→ Your objective:
The records below are to be written out again, exactly as they appear.

→ Available data:
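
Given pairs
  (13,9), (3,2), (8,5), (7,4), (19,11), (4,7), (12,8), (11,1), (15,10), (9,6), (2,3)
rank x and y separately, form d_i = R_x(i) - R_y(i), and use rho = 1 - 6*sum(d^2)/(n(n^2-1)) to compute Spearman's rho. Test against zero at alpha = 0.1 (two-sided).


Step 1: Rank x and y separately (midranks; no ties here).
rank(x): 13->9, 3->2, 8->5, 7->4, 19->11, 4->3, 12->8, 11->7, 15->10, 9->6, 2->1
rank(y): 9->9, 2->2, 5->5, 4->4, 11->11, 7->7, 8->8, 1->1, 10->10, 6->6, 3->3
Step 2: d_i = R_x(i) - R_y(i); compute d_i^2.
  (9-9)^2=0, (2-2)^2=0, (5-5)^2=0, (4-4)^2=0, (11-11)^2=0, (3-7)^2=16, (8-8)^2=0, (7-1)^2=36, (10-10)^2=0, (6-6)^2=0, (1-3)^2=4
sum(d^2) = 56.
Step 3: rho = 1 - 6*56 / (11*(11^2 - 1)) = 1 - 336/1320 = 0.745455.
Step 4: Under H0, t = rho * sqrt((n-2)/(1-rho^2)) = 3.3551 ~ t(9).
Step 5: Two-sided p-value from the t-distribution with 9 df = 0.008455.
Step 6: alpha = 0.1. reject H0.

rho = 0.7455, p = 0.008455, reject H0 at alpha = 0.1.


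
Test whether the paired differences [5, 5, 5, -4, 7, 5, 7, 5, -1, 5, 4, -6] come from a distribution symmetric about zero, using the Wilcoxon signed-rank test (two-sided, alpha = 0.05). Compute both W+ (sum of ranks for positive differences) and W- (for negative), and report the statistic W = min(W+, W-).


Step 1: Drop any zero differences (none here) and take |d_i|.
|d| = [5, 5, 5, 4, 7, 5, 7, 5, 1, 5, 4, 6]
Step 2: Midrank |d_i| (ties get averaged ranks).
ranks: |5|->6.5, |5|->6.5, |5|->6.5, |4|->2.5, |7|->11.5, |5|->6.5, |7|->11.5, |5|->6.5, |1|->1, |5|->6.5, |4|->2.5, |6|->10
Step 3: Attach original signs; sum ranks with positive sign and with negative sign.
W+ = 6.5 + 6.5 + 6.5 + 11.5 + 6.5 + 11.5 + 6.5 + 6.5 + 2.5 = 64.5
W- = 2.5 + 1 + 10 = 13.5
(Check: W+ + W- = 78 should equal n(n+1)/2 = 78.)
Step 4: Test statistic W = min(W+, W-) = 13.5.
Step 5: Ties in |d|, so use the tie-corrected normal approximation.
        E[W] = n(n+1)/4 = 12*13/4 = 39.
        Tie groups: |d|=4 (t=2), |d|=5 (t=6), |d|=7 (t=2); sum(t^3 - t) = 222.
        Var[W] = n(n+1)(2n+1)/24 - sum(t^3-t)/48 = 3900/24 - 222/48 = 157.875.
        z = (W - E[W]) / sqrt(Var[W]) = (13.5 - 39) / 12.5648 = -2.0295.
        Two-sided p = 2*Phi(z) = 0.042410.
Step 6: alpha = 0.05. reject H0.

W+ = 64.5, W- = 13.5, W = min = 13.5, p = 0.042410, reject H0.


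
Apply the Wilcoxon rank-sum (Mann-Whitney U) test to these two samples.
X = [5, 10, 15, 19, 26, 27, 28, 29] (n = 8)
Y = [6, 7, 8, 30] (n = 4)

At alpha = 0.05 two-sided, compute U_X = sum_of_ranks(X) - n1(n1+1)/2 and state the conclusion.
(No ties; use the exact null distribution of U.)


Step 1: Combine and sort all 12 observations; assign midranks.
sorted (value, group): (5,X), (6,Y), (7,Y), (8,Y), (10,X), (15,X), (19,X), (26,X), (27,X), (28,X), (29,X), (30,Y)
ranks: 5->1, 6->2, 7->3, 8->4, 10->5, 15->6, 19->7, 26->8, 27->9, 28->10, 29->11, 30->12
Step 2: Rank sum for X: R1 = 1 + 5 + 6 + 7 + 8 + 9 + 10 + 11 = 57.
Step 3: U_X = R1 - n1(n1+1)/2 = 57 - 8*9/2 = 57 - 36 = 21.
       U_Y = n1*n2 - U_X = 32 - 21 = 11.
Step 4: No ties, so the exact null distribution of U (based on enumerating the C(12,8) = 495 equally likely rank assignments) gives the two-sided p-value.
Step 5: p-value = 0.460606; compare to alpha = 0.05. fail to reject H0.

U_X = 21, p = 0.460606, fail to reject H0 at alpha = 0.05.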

→ The completed task:
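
Given pairs
  (13,9), (3,2), (8,5), (7,4), (19,11), (4,7), (12,8), (11,1), (15,10), (9,6), (2,3)
rank x and y separately, form d_i = R_x(i) - R_y(i), and use rho = 1 - 6*sum(d^2)/(n(n^2-1)) to compute Spearman's rho. Test against zero at alpha = 0.1 (two-sided).


Step 1: Rank x and y separately (midranks; no ties here).
rank(x): 13->9, 3->2, 8->5, 7->4, 19->11, 4->3, 12->8, 11->7, 15->10, 9->6, 2->1
rank(y): 9->9, 2->2, 5->5, 4->4, 11->11, 7->7, 8->8, 1->1, 10->10, 6->6, 3->3
Step 2: d_i = R_x(i) - R_y(i); compute d_i^2.
  (9-9)^2=0, (2-2)^2=0, (5-5)^2=0, (4-4)^2=0, (11-11)^2=0, (3-7)^2=16, (8-8)^2=0, (7-1)^2=36, (10-10)^2=0, (6-6)^2=0, (1-3)^2=4
sum(d^2) = 56.
Step 3: rho = 1 - 6*56 / (11*(11^2 - 1)) = 1 - 336/1320 = 0.745455.
Step 4: Under H0, t = rho * sqrt((n-2)/(1-rho^2)) = 3.3551 ~ t(9).
Step 5: Two-sided p-value from the t-distribution with 9 df = 0.008455.
Step 6: alpha = 0.1. reject H0.

rho = 0.7455, p = 0.008455, reject H0 at alpha = 0.1.


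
Test whether the paired differences [5, 5, 5, -4, 7, 5, 7, 5, -1, 5, 4, -6] come from a distribution symmetric about zero, using the Wilcoxon signed-rank test (two-sided, alpha = 0.05). Compute both W+ (sum of ranks for positive differences) and W- (for negative), and report the statistic W = min(W+, W-).


Step 1: Drop any zero differences (none here) and take |d_i|.
|d| = [5, 5, 5, 4, 7, 5, 7, 5, 1, 5, 4, 6]
Step 2: Midrank |d_i| (ties get averaged ranks).
ranks: |5|->6.5, |5|->6.5, |5|->6.5, |4|->2.5, |7|->11.5, |5|->6.5, |7|->11.5, |5|->6.5, |1|->1, |5|->6.5, |4|->2.5, |6|->10
Step 3: Attach original signs; sum ranks with positive sign and with negative sign.
W+ = 6.5 + 6.5 + 6.5 + 11.5 + 6.5 + 11.5 + 6.5 + 6.5 + 2.5 = 64.5
W- = 2.5 + 1 + 10 = 13.5
(Check: W+ + W- = 78 should equal n(n+1)/2 = 78.)
Step 4: Test statistic W = min(W+, W-) = 13.5.
Step 5: Ties in |d|, so use the tie-corrected normal approximation.
        E[W] = n(n+1)/4 = 12*13/4 = 39.
        Tie groups: |d|=4 (t=2), |d|=5 (t=6), |d|=7 (t=2); sum(t^3 - t) = 222.
        Var[W] = n(n+1)(2n+1)/24 - sum(t^3-t)/48 = 3900/24 - 222/48 = 157.875.
        z = (W - E[W]) / sqrt(Var[W]) = (13.5 - 39) / 12.5648 = -2.0295.
        Two-sided p = 2*Phi(z) = 0.042410.
Step 6: alpha = 0.05. reject H0.

W+ = 64.5, W- = 13.5, W = min = 13.5, p = 0.042410, reject H0.


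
Apply the Wilcoxon rank-sum (Mann-Whitney U) test to these two samples.
X = [5, 10, 15, 19, 26, 27, 28, 29] (n = 8)
Y = [6, 7, 8, 30] (n = 4)

At alpha = 0.05 two-sided, compute U_X = sum_of_ranks(X) - n1(n1+1)/2 and state the conclusion.
(No ties; use the exact null distribution of U.)


Step 1: Combine and sort all 12 observations; assign midranks.
sorted (value, group): (5,X), (6,Y), (7,Y), (8,Y), (10,X), (15,X), (19,X), (26,X), (27,X), (28,X), (29,X), (30,Y)
ranks: 5->1, 6->2, 7->3, 8->4, 10->5, 15->6, 19->7, 26->8, 27->9, 28->10, 29->11, 30->12
Step 2: Rank sum for X: R1 = 1 + 5 + 6 + 7 + 8 + 9 + 10 + 11 = 57.
Step 3: U_X = R1 - n1(n1+1)/2 = 57 - 8*9/2 = 57 - 36 = 21.
       U_Y = n1*n2 - U_X = 32 - 21 = 11.
Step 4: No ties, so the exact null distribution of U (based on enumerating the C(12,8) = 495 equally likely rank assignments) gives the two-sided p-value.
Step 5: p-value = 0.460606; compare to alpha = 0.05. fail to reject H0.

U_X = 21, p = 0.460606, fail to reject H0 at alpha = 0.05.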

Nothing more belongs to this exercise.